Saved data entries
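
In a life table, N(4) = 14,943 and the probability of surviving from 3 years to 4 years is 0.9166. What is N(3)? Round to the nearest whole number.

16303

N(3) = N(4) / p = 14,943 / 0.9166 = 16303.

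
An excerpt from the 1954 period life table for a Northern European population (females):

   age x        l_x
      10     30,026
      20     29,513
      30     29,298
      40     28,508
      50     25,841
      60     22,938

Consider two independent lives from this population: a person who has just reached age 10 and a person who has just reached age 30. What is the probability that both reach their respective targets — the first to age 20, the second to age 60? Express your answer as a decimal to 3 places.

p₁ = l_20/l_10 = 29,513/30,026 = 0.982915; p₂ = l_60/l_30 = 22,938/29,298 = 0.782920.
P(both) = p₁ × p₂ = 0.982915 × 0.782920 = 0.769544.

0.770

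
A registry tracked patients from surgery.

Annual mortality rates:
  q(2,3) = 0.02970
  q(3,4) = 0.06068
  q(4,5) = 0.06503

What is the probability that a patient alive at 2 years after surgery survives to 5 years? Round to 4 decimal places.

Survival from 2 to 5 is the product of surviving each interval: (1 − 0.02970) × (1 − 0.06068) × (1 − 0.06503).
= 0.97030 × 0.93932 × 0.93497 = 0.852152.

0.8522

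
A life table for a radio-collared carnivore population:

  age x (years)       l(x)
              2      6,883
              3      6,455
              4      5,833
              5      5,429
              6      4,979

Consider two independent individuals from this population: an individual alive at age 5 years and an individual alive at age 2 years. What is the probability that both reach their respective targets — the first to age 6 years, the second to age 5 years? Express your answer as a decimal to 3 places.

p₁ = l(6)/l(5) = 4,979/5,429 = 0.917112; p₂ = l(5)/l(2) = 5,429/6,883 = 0.788755.
P(both) = p₁ × p₂ = 0.917112 × 0.788755 = 0.723377.

0.723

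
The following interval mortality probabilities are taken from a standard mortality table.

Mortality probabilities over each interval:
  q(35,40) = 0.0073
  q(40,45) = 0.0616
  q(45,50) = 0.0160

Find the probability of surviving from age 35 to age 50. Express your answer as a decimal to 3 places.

The overall survival probability is (1 − 0.0073) × (1 − 0.0616) × (1 − 0.0160).
= 0.9927 × 0.9384 × 0.9840 = 0.916645.

0.917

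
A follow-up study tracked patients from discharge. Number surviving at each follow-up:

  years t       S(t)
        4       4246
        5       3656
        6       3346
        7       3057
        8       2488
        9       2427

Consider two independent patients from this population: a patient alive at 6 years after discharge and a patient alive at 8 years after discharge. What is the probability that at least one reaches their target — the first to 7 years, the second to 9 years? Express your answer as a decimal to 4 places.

0.9979

p₁ = S(7)/S(6) = 3057/3346 = 0.913628; p₂ = S(9)/S(8) = 2427/2488 = 0.975482.
P(at least one) = 1 − (1−p₁)(1−p₂) = 1 − 0.086372 × 0.024518 = 0.997882.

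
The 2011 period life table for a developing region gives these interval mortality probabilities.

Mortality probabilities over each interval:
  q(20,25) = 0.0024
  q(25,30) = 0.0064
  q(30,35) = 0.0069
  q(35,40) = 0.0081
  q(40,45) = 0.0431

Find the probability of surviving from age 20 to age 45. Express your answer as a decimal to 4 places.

0.9343

P(survive 20→45) = (1 − 0.0024) × (1 − 0.0064) × (1 − 0.0069) × (1 − 0.0081) × (1 − 0.0431).
= 0.9976 × 0.9936 × 0.9931 × 0.9919 × 0.9569 = 0.934320.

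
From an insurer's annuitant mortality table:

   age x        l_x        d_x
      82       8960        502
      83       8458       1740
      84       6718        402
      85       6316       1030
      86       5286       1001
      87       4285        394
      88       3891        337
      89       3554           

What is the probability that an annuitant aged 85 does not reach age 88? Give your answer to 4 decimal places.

0.3839

P(die before 88 | alive at 85) = 1 − l_88/l_85 = 1 − 3891/6316 = (2425)/6316 = 0.383946.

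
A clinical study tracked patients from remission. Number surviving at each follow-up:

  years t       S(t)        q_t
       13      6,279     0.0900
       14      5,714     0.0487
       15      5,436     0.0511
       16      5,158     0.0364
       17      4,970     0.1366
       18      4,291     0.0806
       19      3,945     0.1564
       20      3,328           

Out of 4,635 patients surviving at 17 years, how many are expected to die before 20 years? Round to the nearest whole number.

1531

The relevant probability is 1 − 3,328/4,970 = 0.330382.
Expected number = 4,635 × 0.330382 = 1531.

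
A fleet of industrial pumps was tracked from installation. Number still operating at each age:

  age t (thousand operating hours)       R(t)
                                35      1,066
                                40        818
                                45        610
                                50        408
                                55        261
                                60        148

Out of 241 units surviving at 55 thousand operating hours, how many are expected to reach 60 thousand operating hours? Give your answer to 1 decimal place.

136.7

The relevant probability is 148/261 = 0.567050.
Expected number = 241 × 0.567050 = 136.7.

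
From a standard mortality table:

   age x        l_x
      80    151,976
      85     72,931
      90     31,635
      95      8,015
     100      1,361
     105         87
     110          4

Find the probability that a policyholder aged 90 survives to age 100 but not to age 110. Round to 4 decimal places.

0.0429

We want 10|10q90 = (l_100 − l_110)/l_90.
This is the probability of reaching 100 but not 110, conditional on being alive at 90: (l_100 − l_110) / l_90.
= (1,361 − 4) / 31,635 = 1,357 / 31,635 = 0.042896.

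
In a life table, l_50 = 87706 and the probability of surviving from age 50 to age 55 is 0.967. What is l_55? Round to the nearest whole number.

l_55 = l_50 × p = 87706 × 0.967 = 84812.

84812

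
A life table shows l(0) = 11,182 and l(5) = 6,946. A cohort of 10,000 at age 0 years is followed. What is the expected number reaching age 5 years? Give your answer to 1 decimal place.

The relevant probability is 6,946/11,182 = 0.621177.
Expected number = 10,000 × 0.621177 = 6211.8.

6211.8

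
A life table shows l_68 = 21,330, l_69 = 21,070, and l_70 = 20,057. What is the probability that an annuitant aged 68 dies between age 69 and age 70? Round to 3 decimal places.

This is the probability of reaching 69 but not 70, conditional on being alive at 68: (l_69 − l_70) / l_68.
= (21,070 − 20,057) / 21,330 = 1,013 / 21,330 = 0.047492.

0.047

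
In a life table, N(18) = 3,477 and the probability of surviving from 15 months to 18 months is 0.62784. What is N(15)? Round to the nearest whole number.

N(15) = N(18) / p = 3,477 / 0.62784 = 5538.

5538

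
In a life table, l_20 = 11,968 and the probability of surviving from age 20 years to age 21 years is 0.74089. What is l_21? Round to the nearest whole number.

l_21 = l_20 × p = 11,968 × 0.74089 = 8867.

8867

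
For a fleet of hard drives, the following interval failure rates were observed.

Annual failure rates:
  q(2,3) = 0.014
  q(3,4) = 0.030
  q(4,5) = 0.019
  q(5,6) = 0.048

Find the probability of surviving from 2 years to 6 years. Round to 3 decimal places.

0.893

Chaining the interval survival probabilities: (1 − 0.014) × (1 − 0.030) × (1 − 0.019) × (1 − 0.048).
= 0.986 × 0.970 × 0.981 × 0.952 = 0.893212.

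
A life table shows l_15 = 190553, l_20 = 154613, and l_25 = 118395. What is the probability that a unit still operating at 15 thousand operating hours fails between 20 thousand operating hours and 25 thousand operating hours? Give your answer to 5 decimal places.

This is the probability of reaching 20 but not 25, conditional on being operational at 15: (l_20 − l_25) / l_15.
= (154613 − 118395) / 190553 = 36218 / 190553 = 0.190068.

0.19007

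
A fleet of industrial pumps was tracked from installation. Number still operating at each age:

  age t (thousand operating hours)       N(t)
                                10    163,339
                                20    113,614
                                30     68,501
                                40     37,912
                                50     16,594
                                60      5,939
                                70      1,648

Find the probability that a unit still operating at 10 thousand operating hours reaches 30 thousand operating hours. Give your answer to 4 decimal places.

The conditional survival probability is N(30)/N(10) = 68,501/163,339 = 0.419379.

0.4194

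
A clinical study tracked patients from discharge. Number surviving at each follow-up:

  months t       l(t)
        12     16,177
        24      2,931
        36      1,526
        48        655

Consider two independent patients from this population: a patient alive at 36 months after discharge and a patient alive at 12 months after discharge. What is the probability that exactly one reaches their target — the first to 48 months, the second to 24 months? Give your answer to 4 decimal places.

0.4549

p₁ = l(48)/l(36) = 655/1,526 = 0.429227; p₂ = l(24)/l(12) = 2,931/16,177 = 0.181183.
P(exactly one) = p₁(1−p₂) + (1−p₁)p₂ = 0.351458 + 0.103414 = 0.454873.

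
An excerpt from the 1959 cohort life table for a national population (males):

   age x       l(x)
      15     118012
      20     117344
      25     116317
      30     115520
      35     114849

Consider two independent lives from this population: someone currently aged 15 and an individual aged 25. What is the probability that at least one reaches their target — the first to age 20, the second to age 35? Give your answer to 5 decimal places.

0.99993

p₁ = l(20)/l(15) = 117344/118012 = 0.994340; p₂ = l(35)/l(25) = 114849/116317 = 0.987379.
P(at least one) = 1 − (1−p₁)(1−p₂) = 1 − 0.005660 × 0.012621 = 0.999929.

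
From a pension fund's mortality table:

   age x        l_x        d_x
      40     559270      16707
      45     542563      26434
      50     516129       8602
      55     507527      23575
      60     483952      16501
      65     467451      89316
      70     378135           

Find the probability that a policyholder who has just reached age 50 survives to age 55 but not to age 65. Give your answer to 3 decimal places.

We want 5|10q50 = (l_55 − l_65)/l_50.
This is the probability of reaching 55 but not 65, conditional on being alive at 50: (l_55 − l_65) / l_50.
= (507527 − 467451) / 516129 = 40076 / 516129 = 0.077647.

0.078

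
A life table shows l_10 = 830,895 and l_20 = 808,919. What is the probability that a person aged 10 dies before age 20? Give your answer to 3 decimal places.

P(die before 20 | alive at 10) = 1 − l_20/l_10 = 1 − 808,919/830,895 = (21,976)/830,895 = 0.026449.

0.026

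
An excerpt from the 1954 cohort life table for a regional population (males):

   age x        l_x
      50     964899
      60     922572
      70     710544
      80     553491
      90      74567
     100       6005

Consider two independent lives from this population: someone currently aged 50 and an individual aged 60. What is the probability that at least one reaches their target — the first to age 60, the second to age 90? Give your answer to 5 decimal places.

0.95968

p₁ = l_60/l_50 = 922572/964899 = 0.956133; p₂ = l_90/l_60 = 74567/922572 = 0.080825.
P(at least one) = 1 − (1−p₁)(1−p₂) = 1 − 0.043867 × 0.919175 = 0.959679.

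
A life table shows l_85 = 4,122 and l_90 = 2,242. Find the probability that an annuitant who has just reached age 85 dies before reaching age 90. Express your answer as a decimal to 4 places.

P(die before 90 | alive at 85) = 1 − l_90/l_85 = 1 − 2,242/4,122 = (1,880)/4,122 = 0.456089.

0.4561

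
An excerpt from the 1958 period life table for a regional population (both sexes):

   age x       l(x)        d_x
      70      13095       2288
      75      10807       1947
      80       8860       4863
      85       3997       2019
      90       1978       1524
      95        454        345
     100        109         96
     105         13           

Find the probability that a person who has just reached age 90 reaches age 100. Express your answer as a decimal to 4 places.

0.0551

The conditional survival probability is l(100)/l(90) = 109/1978 = 0.055106.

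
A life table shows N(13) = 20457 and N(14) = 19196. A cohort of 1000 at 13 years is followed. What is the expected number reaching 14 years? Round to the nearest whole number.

938

The relevant probability is 19196/20457 = 0.938359.
Expected number = 1000 × 0.938359 = 938.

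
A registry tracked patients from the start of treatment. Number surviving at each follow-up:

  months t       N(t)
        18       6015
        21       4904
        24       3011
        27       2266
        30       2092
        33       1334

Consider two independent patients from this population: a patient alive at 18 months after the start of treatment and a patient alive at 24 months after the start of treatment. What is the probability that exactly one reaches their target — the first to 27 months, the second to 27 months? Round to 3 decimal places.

p₁ = N(27)/N(18) = 2266/6015 = 0.376725; p₂ = N(27)/N(24) = 2266/3011 = 0.752574.
P(exactly one) = p₁(1−p₂) + (1−p₁)p₂ = 0.093212 + 0.469061 = 0.562272.

0.562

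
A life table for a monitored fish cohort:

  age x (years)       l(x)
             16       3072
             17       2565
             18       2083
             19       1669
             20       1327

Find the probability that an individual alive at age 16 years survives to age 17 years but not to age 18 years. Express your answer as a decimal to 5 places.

0.15690

This is the probability of reaching 17 but not 18, conditional on being alive at 16: (l(17) − l(18)) / l(16).
= (2565 − 2083) / 3072 = 482 / 3072 = 0.156901.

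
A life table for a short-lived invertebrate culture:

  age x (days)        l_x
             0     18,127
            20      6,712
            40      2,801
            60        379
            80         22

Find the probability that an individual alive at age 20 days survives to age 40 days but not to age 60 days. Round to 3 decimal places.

0.361

This is the probability of reaching 40 but not 60, conditional on being alive at 20: (l_40 − l_60) / l_20.
= (2,801 − 379) / 6,712 = 2,422 / 6,712 = 0.360846.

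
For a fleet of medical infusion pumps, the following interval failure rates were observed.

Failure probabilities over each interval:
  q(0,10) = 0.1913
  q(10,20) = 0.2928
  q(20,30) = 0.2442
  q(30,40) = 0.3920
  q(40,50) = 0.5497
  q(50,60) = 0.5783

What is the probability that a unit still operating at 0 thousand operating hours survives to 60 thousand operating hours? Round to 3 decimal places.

0.050

Chaining the interval survival probabilities: (1 − 0.1913) × (1 − 0.2928) × (1 − 0.2442) × (1 − 0.3920) × (1 − 0.5497) × (1 − 0.5783).
= 0.8087 × 0.7072 × 0.7558 × 0.6080 × 0.4503 × 0.4217 = 0.049905.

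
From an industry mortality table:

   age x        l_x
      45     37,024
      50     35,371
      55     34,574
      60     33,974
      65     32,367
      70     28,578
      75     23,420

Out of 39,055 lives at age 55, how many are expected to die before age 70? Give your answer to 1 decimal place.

The relevant probability is 1 − 28,578/34,574 = 0.173425.
Expected number = 39,055 × 0.173425 = 6773.1.

6773.1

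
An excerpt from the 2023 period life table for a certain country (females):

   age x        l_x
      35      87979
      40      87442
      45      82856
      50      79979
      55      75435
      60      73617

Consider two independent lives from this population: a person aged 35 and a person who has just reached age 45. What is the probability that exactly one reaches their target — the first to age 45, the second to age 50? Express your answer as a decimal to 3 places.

0.089

p₁ = l_45/l_35 = 82856/87979 = 0.941770; p₂ = l_50/l_45 = 79979/82856 = 0.965277.
P(exactly one) = p₁(1−p₂) + (1−p₁)p₂ = 0.032701 + 0.056208 = 0.088909.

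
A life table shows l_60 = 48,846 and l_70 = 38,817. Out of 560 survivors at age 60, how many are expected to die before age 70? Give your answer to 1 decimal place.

The relevant probability is 1 − 38,817/48,846 = 0.205319.
Expected number = 560 × 0.205319 = 115.0.

115.0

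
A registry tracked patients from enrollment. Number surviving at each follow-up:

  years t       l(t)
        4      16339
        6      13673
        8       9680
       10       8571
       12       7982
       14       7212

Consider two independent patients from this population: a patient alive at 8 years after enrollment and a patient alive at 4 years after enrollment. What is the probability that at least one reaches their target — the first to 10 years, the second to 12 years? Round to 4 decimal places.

p₁ = l(10)/l(8) = 8571/9680 = 0.885434; p₂ = l(12)/l(4) = 7982/16339 = 0.488524.
P(at least one) = 1 − (1−p₁)(1−p₂) = 1 − 0.114566 × 0.511476 = 0.941402.

0.9414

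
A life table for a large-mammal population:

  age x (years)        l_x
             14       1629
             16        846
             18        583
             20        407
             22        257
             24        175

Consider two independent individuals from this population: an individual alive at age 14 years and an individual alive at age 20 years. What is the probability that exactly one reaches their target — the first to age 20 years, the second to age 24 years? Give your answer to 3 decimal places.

p₁ = l_20/l_14 = 407/1629 = 0.249847; p₂ = l_24/l_20 = 175/407 = 0.429975.
P(exactly one) = p₁(1−p₂) + (1−p₁)p₂ = 0.142419 + 0.322547 = 0.464966.

0.465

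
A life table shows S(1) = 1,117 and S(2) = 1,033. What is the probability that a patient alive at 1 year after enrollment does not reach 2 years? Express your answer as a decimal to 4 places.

0.0752

P(die before 2 | alive at 1) = 1 − S(2)/S(1) = 1 − 1,033/1,117 = (84)/1,117 = 0.075201.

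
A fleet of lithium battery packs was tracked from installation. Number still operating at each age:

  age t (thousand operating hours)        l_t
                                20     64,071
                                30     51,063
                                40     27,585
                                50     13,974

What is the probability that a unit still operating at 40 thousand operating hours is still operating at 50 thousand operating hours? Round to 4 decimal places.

0.5066

The conditional survival probability is l_50/l_40 = 13,974/27,585 = 0.506580.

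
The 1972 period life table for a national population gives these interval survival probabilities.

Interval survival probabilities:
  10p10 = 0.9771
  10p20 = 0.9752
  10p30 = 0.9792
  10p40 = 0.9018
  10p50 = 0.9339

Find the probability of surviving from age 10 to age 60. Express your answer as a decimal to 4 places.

0.7858

The overall survival probability is 0.9771 × 0.9752 × 0.9792 × 0.9018 × 0.9339.
= 0.785805.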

▸ Directions
Pull every line containing "these" out of the entries.

▸ Output for this task
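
The 2011 period life table for a developing region gives these interval mortality probabilities.
The 1972 period life table for a national population gives these interval survival probabilities.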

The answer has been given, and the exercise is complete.